**What this task involves:**
All lines from the line containing "Count the weekdays (Mon–Fri) from" up to and including the last line of the listing below should be echoed exactly; no other lines belong in the response.
[[ Task data open ]]
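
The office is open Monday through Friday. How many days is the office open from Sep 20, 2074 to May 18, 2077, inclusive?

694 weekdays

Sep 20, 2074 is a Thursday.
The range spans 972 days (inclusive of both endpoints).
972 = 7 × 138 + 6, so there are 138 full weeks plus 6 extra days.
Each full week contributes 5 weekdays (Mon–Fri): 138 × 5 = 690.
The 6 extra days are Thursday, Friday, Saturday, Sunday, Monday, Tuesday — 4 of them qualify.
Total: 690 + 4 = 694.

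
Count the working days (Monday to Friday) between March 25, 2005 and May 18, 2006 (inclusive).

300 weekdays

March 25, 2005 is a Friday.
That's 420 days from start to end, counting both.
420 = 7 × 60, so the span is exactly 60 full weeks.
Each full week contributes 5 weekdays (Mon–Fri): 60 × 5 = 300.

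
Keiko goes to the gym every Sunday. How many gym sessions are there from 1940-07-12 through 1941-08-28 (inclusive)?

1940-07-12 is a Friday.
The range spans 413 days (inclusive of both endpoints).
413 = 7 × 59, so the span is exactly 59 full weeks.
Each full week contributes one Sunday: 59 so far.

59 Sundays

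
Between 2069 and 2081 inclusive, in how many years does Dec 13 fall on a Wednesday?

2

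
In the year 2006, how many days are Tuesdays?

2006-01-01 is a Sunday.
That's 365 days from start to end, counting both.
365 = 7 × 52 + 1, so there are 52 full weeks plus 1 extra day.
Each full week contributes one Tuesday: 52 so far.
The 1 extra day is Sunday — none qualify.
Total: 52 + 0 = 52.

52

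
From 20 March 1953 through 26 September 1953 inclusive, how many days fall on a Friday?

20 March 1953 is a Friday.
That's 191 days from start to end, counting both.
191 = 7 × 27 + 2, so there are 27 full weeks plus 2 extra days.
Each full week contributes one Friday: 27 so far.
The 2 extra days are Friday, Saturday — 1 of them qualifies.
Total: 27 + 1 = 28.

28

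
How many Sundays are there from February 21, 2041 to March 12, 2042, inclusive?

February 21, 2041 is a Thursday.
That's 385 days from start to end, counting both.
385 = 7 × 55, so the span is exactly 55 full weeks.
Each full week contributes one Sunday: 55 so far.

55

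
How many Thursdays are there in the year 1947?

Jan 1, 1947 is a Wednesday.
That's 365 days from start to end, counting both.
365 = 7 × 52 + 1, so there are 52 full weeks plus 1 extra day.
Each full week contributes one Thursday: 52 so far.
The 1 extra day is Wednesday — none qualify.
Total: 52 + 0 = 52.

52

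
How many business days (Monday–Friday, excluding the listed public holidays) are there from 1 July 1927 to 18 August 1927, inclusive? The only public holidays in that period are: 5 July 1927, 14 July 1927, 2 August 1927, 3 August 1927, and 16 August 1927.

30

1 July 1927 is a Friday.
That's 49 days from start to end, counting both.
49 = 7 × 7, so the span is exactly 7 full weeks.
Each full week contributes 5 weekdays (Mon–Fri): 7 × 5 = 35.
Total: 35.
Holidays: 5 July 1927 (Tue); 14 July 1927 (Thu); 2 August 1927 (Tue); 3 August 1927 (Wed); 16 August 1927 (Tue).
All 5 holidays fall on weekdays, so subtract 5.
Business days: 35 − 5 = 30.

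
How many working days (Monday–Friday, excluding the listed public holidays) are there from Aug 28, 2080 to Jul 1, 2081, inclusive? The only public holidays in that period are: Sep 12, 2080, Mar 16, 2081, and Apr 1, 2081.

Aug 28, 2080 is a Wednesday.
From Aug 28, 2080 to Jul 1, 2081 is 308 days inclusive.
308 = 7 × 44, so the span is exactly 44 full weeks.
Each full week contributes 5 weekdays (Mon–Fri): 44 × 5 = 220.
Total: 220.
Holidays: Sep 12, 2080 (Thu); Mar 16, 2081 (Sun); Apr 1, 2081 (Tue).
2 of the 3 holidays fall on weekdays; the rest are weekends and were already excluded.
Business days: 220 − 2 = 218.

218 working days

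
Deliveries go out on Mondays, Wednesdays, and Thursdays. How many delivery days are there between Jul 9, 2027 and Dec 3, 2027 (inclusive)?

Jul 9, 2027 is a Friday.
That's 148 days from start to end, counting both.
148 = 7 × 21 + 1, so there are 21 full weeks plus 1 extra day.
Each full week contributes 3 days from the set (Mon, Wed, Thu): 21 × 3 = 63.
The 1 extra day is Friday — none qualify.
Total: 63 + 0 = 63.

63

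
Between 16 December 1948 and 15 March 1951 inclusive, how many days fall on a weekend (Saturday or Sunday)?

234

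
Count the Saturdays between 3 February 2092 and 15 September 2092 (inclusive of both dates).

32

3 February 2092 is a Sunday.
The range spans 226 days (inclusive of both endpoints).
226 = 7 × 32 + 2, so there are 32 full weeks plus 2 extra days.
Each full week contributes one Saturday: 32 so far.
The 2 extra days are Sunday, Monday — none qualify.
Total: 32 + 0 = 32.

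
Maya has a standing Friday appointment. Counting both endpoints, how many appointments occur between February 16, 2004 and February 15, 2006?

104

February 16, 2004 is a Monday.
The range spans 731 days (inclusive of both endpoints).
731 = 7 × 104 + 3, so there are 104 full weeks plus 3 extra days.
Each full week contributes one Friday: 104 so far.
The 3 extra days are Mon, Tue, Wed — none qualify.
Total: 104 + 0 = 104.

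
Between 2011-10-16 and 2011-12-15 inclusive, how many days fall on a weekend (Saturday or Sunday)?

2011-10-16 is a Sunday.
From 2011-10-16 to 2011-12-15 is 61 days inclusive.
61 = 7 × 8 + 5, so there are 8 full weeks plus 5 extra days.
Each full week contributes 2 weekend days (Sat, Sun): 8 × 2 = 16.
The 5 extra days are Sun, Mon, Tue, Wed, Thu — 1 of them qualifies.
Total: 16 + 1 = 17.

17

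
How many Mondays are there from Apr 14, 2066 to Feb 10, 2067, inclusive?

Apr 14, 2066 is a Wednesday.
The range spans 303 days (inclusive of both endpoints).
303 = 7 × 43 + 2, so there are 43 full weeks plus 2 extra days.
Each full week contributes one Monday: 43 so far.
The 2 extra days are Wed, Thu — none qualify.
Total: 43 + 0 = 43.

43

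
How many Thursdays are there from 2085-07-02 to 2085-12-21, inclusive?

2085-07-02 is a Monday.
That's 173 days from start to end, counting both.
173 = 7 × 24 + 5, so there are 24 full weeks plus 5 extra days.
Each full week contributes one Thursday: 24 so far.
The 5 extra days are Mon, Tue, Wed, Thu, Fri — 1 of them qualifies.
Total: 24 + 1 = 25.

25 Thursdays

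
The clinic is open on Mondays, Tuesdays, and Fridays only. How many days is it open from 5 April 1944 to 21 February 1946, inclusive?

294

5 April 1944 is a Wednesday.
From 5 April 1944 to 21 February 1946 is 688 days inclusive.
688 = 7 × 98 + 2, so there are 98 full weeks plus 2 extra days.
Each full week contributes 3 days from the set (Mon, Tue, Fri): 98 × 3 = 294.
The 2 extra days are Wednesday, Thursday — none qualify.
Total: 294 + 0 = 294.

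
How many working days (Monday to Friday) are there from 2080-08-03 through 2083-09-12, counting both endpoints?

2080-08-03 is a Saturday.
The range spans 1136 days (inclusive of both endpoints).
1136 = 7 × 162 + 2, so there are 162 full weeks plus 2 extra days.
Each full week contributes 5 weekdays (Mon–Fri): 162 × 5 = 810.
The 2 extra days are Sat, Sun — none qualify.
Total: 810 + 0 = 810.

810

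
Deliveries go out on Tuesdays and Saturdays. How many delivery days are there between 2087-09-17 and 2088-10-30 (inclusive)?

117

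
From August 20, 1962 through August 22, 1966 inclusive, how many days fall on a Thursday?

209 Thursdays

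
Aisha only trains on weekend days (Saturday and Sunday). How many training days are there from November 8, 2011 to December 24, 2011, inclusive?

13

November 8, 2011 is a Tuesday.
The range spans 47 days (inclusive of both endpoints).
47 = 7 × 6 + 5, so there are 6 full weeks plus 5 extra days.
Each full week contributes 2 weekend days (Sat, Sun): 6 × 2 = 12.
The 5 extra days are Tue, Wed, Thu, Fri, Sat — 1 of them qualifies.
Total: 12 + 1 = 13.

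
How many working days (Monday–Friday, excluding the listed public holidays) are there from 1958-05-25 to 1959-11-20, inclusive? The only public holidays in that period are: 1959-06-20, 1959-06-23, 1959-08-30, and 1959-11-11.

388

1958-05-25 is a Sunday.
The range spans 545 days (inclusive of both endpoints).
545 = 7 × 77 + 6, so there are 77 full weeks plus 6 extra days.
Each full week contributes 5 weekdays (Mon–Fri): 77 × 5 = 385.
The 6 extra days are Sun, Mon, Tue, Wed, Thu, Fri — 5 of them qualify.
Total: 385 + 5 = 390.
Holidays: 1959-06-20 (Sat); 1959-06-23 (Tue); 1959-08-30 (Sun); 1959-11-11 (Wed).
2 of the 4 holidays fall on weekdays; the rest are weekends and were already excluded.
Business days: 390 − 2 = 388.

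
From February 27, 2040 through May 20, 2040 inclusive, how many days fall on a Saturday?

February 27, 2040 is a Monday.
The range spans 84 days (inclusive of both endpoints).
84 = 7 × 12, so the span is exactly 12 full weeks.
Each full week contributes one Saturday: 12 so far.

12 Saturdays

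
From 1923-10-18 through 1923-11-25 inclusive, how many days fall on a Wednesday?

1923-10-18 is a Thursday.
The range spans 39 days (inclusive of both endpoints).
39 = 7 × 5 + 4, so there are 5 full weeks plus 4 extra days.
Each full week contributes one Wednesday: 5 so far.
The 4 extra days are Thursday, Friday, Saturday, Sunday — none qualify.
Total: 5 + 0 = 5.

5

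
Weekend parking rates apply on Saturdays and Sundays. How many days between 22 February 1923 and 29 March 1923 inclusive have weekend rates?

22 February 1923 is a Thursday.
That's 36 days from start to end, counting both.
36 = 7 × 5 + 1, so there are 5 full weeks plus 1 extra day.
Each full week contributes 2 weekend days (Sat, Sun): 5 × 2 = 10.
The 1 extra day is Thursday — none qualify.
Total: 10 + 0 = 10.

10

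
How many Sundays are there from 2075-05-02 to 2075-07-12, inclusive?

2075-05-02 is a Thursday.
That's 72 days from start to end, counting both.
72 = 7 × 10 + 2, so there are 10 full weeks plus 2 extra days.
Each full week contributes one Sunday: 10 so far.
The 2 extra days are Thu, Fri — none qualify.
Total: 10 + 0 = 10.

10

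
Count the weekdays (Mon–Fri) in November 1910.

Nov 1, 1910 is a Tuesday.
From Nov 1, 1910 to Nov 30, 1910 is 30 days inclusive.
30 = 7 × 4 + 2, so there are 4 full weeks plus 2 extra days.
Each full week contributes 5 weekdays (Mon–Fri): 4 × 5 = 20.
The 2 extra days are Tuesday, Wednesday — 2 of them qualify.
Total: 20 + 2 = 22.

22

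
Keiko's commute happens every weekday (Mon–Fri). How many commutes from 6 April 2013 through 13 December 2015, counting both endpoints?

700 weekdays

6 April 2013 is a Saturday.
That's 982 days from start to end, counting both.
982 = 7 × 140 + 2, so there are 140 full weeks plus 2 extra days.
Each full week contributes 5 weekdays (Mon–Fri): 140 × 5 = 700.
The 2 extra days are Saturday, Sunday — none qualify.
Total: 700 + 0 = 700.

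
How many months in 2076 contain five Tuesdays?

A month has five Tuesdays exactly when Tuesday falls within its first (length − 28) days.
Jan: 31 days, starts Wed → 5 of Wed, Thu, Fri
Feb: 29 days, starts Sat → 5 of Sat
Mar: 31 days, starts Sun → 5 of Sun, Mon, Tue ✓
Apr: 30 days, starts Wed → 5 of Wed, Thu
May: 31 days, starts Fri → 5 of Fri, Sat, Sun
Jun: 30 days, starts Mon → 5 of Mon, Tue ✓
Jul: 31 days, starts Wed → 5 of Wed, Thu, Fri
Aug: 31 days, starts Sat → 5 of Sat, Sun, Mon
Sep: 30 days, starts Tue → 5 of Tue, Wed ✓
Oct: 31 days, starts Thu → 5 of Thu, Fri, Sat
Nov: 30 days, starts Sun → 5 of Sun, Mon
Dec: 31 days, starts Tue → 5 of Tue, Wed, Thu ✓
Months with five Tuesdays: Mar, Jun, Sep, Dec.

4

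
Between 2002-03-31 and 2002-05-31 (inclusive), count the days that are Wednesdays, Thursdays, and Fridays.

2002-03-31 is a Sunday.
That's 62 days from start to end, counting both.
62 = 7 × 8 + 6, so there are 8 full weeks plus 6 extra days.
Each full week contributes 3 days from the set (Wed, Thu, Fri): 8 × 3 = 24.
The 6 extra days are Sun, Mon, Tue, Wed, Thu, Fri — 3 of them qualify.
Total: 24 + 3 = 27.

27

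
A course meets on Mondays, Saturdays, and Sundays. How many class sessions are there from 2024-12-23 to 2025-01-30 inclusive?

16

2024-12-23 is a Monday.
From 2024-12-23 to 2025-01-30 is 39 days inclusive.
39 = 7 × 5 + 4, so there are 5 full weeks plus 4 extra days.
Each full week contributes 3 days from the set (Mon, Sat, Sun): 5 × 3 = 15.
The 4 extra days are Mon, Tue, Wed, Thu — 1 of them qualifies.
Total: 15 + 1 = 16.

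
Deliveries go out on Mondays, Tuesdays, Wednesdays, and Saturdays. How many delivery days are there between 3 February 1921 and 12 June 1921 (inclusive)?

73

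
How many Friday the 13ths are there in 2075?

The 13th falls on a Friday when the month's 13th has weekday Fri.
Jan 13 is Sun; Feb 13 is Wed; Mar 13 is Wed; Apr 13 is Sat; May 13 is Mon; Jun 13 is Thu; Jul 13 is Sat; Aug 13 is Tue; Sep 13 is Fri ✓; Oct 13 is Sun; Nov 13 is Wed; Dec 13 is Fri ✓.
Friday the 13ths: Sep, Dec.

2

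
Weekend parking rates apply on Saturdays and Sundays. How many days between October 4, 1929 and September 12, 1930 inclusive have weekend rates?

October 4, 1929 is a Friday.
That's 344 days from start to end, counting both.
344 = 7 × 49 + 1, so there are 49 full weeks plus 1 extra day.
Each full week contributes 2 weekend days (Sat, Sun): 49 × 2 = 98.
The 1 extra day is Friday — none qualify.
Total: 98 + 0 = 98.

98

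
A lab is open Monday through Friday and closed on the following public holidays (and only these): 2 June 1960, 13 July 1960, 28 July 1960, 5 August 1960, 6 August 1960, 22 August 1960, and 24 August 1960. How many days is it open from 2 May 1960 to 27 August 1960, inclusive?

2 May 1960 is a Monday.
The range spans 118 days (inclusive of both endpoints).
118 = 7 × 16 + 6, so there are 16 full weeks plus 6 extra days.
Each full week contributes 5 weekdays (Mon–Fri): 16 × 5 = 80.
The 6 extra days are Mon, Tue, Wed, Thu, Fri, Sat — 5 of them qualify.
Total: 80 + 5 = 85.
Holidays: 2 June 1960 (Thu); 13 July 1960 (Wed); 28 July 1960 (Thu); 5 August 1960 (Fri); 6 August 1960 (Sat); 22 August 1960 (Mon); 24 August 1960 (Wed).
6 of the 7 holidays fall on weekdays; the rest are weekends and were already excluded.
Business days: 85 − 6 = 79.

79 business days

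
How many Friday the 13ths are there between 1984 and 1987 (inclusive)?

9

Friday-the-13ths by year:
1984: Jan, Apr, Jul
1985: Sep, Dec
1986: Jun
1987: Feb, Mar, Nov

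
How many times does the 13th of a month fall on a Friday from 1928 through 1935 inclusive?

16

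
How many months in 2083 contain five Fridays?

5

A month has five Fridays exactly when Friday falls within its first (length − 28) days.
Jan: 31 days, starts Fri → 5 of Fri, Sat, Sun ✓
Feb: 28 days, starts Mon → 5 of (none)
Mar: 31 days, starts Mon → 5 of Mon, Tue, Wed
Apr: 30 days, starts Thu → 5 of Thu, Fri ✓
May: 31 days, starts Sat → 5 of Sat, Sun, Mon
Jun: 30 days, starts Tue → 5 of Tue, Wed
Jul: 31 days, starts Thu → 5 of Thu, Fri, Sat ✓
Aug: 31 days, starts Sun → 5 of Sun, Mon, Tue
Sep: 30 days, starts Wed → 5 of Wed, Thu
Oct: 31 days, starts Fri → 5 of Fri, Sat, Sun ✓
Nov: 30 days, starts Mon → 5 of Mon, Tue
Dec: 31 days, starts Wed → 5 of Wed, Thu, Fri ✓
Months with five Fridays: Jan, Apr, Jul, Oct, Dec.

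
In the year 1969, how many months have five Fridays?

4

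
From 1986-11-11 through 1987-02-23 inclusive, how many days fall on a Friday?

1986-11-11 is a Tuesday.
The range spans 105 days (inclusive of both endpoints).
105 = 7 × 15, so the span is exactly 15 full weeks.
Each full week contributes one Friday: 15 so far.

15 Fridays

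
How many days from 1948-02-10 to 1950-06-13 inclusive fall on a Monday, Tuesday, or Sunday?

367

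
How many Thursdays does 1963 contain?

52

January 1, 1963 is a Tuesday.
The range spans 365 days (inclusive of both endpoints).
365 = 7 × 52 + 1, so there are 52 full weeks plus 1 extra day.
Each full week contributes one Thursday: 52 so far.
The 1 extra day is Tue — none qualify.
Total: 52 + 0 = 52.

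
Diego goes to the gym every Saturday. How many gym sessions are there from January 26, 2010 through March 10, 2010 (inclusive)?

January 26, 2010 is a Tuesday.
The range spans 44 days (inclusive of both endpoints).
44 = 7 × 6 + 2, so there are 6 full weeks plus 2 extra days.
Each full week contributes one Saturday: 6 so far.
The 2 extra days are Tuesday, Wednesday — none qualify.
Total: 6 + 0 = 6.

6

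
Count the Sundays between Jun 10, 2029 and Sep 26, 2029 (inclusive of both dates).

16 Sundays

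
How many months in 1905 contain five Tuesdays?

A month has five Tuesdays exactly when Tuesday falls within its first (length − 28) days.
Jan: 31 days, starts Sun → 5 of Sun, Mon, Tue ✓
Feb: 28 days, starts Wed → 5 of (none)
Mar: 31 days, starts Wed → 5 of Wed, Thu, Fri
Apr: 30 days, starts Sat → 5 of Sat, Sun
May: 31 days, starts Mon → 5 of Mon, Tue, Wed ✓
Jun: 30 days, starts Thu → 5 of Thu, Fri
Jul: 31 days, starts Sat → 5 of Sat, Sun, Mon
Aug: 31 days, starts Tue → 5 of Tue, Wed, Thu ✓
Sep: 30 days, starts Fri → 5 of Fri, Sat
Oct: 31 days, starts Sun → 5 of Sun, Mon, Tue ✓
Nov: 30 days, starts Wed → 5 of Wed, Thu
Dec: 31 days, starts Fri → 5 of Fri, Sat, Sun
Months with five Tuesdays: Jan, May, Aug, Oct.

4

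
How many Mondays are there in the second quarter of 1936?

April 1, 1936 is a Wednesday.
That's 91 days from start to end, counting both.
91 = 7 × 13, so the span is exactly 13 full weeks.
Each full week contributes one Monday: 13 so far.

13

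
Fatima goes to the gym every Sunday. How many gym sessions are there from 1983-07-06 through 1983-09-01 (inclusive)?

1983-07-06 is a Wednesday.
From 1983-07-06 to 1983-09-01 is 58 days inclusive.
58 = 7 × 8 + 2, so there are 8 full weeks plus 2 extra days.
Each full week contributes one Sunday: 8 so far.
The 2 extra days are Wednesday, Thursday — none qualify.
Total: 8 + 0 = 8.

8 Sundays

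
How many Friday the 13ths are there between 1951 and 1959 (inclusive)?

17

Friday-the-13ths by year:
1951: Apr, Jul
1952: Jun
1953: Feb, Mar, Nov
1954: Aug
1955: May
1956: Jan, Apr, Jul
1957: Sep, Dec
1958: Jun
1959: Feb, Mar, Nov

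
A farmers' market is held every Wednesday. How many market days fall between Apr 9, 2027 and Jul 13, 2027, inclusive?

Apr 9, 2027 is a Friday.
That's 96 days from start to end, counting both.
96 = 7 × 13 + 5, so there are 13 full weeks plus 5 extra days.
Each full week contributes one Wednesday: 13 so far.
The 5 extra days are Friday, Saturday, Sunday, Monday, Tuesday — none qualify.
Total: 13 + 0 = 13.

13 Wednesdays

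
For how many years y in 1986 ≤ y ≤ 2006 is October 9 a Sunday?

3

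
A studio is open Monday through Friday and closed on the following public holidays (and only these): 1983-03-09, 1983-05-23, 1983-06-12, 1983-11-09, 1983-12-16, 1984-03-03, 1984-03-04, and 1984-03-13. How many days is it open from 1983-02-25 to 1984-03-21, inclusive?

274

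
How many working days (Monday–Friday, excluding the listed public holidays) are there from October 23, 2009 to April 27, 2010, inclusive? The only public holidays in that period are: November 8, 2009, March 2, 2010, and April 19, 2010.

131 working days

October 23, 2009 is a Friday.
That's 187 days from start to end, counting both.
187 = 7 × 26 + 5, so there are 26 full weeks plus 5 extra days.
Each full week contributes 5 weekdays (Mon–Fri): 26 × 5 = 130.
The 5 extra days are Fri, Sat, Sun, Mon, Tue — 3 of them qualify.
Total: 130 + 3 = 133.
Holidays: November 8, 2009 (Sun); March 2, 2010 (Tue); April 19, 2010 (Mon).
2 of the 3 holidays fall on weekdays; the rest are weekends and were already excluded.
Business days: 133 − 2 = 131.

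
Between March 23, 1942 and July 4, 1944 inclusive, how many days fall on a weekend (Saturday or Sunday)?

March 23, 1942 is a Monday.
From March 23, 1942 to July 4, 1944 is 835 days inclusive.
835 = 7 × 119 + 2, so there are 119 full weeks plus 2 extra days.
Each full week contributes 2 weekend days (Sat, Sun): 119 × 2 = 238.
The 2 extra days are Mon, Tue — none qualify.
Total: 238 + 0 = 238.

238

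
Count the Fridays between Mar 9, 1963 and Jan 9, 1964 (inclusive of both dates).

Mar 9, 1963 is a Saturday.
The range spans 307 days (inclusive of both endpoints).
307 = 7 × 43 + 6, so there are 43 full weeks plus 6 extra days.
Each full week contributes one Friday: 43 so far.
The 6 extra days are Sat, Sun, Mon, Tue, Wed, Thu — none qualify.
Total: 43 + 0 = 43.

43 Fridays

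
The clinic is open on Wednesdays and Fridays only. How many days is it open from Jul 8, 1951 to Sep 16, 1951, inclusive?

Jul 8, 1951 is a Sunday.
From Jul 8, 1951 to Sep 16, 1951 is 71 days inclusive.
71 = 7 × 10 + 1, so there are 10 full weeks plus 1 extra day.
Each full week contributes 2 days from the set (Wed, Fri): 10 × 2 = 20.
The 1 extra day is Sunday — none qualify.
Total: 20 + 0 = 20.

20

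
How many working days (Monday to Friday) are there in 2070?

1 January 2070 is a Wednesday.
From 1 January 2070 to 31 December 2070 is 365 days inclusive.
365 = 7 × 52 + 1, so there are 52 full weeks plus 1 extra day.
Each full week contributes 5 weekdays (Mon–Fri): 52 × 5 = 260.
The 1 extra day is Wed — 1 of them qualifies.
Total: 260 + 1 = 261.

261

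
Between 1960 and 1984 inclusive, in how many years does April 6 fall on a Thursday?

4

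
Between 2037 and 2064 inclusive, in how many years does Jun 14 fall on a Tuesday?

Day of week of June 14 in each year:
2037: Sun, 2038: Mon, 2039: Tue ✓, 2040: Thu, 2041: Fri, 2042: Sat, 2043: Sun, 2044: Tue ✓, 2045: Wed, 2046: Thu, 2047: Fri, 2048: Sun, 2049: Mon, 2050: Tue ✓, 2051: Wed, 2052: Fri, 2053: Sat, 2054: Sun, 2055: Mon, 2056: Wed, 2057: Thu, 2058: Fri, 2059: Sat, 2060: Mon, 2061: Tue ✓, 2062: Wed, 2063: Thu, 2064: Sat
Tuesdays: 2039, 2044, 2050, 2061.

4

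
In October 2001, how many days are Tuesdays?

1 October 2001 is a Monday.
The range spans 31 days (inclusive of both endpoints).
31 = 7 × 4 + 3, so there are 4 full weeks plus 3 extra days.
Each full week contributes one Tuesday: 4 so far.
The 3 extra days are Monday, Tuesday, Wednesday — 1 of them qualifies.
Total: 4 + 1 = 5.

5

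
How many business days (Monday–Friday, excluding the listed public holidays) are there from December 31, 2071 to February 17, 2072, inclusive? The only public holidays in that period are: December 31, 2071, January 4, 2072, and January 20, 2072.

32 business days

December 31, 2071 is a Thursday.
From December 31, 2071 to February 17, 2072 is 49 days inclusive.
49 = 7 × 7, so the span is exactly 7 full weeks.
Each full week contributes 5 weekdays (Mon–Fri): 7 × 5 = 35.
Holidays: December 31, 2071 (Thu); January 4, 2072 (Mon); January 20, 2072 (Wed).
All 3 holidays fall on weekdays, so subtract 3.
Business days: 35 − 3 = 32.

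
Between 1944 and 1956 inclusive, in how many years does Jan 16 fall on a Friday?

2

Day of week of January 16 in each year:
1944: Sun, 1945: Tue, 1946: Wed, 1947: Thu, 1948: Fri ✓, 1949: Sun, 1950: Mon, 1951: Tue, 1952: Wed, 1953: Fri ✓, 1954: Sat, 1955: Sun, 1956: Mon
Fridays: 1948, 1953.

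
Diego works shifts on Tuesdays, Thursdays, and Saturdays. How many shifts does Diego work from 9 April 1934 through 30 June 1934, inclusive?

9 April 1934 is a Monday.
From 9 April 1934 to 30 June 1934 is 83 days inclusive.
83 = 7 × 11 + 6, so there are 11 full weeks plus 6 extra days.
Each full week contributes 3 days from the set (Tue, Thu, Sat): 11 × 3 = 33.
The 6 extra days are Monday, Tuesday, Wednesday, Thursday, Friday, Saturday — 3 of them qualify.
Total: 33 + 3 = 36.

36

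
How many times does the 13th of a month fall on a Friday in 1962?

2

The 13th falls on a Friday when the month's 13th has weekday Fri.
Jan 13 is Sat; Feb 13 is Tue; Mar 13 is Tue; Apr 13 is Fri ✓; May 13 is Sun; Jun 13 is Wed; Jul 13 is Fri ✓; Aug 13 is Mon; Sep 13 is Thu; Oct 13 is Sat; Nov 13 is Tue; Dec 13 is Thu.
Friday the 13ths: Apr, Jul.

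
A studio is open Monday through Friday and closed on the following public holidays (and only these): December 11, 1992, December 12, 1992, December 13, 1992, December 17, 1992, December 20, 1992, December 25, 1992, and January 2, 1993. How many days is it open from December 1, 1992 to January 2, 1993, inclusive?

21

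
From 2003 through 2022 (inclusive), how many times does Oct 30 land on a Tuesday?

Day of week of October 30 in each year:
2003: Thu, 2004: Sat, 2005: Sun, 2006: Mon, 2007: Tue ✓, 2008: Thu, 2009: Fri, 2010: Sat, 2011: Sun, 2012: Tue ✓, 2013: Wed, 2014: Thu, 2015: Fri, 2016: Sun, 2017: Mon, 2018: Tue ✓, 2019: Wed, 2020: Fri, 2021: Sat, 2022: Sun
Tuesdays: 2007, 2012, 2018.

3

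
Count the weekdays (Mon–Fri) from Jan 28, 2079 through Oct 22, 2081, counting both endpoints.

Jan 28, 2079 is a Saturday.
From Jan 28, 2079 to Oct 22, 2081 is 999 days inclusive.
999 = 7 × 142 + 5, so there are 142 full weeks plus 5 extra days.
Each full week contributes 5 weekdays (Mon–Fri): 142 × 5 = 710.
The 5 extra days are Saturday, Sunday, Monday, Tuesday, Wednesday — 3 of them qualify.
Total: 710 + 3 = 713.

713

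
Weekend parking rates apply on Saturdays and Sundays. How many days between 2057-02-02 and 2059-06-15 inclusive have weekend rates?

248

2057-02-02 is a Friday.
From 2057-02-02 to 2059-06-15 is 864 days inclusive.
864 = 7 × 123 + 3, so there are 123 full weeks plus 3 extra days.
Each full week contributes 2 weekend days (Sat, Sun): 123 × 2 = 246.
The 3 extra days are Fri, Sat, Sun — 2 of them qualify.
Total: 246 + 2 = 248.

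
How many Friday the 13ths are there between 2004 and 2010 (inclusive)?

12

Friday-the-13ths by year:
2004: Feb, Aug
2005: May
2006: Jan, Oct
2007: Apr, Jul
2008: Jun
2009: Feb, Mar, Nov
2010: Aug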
[[ Task data closed ]]
**Solved exercise:**
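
Count the weekdays (Mon–Fri) from Jan 28, 2079 through Oct 22, 2081, counting both endpoints.

Jan 28, 2079 is a Saturday.
From Jan 28, 2079 to Oct 22, 2081 is 999 days inclusive.
999 = 7 × 142 + 5, so there are 142 full weeks plus 5 extra days.
Each full week contributes 5 weekdays (Mon–Fri): 142 × 5 = 710.
The 5 extra days are Saturday, Sunday, Monday, Tuesday, Wednesday — 3 of them qualify.
Total: 710 + 3 = 713.

713

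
Weekend parking rates apply on Saturdays and Sundays. How many days between 2057-02-02 and 2059-06-15 inclusive have weekend rates?

248

2057-02-02 is a Friday.
From 2057-02-02 to 2059-06-15 is 864 days inclusive.
864 = 7 × 123 + 3, so there are 123 full weeks plus 3 extra days.
Each full week contributes 2 weekend days (Sat, Sun): 123 × 2 = 246.
The 3 extra days are Fri, Sat, Sun — 2 of them qualify.
Total: 246 + 2 = 248.

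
How many Friday the 13ths are there between 2004 and 2010 (inclusive)?

12

Friday-the-13ths by year:
2004: Feb, Aug
2005: May
2006: Jan, Oct
2007: Apr, Jul
2008: Jun
2009: Feb, Mar, Nov
2010: Aug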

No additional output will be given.